── Listed records
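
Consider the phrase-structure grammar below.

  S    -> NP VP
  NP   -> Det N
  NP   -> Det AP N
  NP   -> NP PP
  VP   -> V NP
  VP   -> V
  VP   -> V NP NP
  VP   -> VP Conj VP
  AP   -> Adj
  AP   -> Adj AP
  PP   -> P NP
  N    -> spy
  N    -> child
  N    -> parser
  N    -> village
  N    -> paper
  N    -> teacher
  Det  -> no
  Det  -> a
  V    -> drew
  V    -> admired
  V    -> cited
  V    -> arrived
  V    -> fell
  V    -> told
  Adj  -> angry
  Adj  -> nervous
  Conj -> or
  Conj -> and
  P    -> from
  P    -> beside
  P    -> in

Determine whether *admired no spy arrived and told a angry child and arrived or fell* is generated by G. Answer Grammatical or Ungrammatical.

Ungrammatical

For S → NP VP, no prefix of the string parses as an NP.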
────
* [Instructions to follow]:
All the records above must be transcribed without a single change to any word.

* [Completed exercise]:
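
Consider the phrase-structure grammar below.

  S    -> NP VP
  NP   -> Det N
  NP   -> Det AP N
  NP   -> NP PP
  VP   -> V NP
  VP   -> V
  VP   -> V NP NP
  VP   -> VP Conj VP
  AP   -> Adj
  AP   -> Adj AP
  PP   -> P NP
  N    -> spy
  N    -> child
  N    -> parser
  N    -> village
  N    -> paper
  N    -> teacher
  Det  -> no
  Det  -> a
  V    -> drew
  V    -> admired
  V    -> cited
  V    -> arrived
  V    -> fell
  V    -> told
  Adj  -> angry
  Adj  -> nervous
  Conj -> or
  Conj -> and
  P    -> from
  P    -> beside
  P    -> in

Determine whether *admired no spy arrived and told a angry child and arrived or fell* is generated by G. Answer Grammatical or Ungrammatical.

Ungrammatical

For S → NP VP, no prefix of the string parses as an NP.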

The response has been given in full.